===== Exercise materials

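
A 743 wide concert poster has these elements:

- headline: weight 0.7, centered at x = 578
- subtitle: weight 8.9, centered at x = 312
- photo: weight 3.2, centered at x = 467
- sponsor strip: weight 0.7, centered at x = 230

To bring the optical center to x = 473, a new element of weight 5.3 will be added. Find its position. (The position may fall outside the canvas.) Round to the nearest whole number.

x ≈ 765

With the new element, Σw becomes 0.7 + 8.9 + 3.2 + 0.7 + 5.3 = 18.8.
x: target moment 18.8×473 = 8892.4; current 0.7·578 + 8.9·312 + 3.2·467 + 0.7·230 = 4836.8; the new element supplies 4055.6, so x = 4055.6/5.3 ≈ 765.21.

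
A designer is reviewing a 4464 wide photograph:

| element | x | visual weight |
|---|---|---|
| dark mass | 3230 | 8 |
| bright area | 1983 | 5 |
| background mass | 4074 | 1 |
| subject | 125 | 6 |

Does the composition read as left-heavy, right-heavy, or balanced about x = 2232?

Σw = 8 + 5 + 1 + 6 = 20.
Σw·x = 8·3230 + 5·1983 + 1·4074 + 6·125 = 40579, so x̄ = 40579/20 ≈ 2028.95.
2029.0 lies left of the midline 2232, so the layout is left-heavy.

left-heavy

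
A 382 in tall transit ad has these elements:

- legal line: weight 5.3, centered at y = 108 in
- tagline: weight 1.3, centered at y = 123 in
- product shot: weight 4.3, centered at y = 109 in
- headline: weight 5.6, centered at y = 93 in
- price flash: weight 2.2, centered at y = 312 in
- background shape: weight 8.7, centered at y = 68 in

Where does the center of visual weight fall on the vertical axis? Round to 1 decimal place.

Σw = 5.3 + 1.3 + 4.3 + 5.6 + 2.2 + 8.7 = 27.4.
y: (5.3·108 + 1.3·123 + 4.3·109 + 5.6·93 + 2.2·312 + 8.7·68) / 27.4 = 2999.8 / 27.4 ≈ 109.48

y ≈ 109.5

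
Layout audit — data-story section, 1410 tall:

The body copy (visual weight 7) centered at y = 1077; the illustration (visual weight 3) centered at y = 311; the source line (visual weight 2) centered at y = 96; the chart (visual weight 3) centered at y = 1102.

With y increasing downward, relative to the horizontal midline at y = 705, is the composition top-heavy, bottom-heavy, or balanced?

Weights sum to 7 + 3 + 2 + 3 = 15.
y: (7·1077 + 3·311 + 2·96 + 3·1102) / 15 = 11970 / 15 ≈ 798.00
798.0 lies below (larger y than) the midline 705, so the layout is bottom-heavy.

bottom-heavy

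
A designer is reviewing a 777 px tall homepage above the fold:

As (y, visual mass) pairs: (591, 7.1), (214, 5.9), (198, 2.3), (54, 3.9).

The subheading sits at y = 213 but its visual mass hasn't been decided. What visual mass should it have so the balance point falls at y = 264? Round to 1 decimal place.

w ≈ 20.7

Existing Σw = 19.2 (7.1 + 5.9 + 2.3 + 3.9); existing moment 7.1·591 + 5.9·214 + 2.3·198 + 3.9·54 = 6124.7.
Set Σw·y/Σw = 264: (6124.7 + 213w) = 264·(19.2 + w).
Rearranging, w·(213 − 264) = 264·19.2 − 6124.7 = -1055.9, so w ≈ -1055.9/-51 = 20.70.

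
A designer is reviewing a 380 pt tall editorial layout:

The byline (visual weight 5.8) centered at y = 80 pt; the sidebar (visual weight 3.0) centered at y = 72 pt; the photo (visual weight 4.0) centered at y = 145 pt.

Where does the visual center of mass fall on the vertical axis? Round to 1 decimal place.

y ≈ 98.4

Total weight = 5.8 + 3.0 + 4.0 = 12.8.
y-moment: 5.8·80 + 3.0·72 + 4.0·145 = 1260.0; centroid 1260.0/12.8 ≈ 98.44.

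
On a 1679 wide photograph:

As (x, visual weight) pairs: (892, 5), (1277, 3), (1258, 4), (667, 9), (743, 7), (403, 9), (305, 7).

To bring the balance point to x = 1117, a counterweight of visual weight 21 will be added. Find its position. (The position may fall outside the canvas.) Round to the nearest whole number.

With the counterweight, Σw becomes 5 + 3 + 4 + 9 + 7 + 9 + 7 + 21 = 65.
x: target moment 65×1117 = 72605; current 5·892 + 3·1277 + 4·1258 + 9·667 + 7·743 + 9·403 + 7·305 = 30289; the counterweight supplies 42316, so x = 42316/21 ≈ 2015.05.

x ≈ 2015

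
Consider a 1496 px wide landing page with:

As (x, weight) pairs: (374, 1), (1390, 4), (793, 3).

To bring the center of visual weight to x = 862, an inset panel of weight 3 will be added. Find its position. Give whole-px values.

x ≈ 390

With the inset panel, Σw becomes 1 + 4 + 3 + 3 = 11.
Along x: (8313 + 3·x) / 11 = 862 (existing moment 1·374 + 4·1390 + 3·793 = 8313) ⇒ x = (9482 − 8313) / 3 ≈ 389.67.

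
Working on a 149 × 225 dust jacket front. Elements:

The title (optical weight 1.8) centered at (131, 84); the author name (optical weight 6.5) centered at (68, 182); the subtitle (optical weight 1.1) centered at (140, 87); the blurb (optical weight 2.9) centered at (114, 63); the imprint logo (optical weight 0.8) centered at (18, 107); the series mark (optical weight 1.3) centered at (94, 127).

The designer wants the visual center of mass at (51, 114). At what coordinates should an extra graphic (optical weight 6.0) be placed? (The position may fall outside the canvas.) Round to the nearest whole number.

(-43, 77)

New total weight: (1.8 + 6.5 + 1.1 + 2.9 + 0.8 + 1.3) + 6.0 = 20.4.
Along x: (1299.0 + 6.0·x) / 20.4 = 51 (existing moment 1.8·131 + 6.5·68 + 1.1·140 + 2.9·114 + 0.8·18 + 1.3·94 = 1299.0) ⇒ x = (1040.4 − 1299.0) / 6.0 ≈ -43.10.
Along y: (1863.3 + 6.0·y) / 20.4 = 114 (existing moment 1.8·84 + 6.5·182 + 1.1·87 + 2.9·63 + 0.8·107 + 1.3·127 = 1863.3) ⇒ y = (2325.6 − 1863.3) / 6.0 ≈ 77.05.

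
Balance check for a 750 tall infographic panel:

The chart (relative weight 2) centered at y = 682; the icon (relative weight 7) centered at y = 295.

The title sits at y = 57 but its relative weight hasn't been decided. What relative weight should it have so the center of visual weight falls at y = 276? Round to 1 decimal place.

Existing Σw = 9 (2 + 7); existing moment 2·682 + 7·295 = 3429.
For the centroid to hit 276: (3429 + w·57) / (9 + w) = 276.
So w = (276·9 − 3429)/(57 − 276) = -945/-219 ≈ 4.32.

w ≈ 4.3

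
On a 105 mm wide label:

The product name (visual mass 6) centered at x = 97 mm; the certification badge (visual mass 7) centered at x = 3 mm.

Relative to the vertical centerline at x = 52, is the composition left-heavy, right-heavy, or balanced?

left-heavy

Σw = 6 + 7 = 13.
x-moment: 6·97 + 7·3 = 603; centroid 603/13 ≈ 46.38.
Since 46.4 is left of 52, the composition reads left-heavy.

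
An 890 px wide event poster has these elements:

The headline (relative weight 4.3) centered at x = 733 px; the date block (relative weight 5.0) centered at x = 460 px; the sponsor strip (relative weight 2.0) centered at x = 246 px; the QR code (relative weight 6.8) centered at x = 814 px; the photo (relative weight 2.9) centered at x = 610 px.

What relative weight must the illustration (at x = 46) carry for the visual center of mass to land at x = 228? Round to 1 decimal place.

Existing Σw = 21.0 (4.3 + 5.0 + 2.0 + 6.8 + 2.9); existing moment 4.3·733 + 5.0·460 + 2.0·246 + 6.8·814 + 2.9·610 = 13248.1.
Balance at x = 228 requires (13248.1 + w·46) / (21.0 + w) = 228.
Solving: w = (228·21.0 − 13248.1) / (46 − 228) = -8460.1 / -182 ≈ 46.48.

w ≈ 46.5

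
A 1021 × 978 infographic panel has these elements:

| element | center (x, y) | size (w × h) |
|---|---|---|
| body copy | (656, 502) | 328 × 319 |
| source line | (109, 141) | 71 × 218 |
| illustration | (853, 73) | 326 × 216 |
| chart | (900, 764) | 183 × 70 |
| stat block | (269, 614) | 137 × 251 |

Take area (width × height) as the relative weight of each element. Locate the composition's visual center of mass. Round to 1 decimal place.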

==========

*Exercise directions*
In the material above, transcribe exactly the lines beginning at the one with "mass | 4074 | 1 |" and ending at the one with "- headline: weight 5.6, centered at y = 93 in", both included.

*Solution for this task*
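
| background mass | 4074 | 1 |
| subject | 125 | 6 |

Does the composition read as left-heavy, right-heavy, or balanced about x = 2232?

Σw = 8 + 5 + 1 + 6 = 20.
Σw·x = 8·3230 + 5·1983 + 1·4074 + 6·125 = 40579, so x̄ = 40579/20 ≈ 2028.95.
2029.0 lies left of the midline 2232, so the layout is left-heavy.

left-heavy

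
A 382 in tall transit ad has these elements:

- legal line: weight 5.3, centered at y = 108 in
- tagline: weight 1.3, centered at y = 123 in
- product shot: weight 4.3, centered at y = 109 in
- headline: weight 5.6, centered at y = 93 in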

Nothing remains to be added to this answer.